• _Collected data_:
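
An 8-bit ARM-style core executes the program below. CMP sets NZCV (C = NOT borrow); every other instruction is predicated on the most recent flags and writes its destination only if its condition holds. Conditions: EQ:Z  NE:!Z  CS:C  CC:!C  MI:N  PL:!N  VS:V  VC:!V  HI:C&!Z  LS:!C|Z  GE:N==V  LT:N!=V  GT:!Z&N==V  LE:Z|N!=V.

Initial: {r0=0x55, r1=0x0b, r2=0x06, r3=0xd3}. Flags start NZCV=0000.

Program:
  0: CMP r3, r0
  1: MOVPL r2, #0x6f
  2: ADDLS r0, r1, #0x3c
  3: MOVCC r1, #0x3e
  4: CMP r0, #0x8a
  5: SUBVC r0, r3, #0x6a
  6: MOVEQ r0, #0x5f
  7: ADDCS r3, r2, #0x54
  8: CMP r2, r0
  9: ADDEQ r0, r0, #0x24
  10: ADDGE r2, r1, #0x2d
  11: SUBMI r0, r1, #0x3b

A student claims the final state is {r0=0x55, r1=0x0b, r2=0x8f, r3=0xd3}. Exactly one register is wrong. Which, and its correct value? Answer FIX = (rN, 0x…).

FIX = (r2, 0x38)

0: ✓ CMP  NZCV=0011
1: ✓ MOVPL  r2←0x6f
2: · ADDLS
3: · MOVCC
4: ✓ CMP  NZCV=1001
5: · SUBVC
6: · MOVEQ
7: · ADDCS
8: ✓ CMP  NZCV=0010
9: · ADDEQ
10: ✓ ADDGE  r2←0x38
11: · SUBMI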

• _WHAT YOU ARE ASKED TO DO_: With the line containing "A student claims" as the first and the last line of the data as the final one, copy every line between them exactly, those two included.

• _EXERCISE OUTPUT_:
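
A student claims the final state is {r0=0x55, r1=0x0b, r2=0x8f, r3=0xd3}. Exactly one register is wrong. Which, and its correct value? Answer FIX = (rN, 0x…).

FIX = (r2, 0x38)

0: ✓ CMP  NZCV=0011
1: ✓ MOVPL  r2←0x6f
2: · ADDLS
3: · MOVCC
4: ✓ CMP  NZCV=1001
5: · SUBVC
6: · MOVEQ
7: · ADDCS
8: ✓ CMP  NZCV=0010
9: · ADDEQ
10: ✓ ADDGE  r2←0x38
11: · SUBMI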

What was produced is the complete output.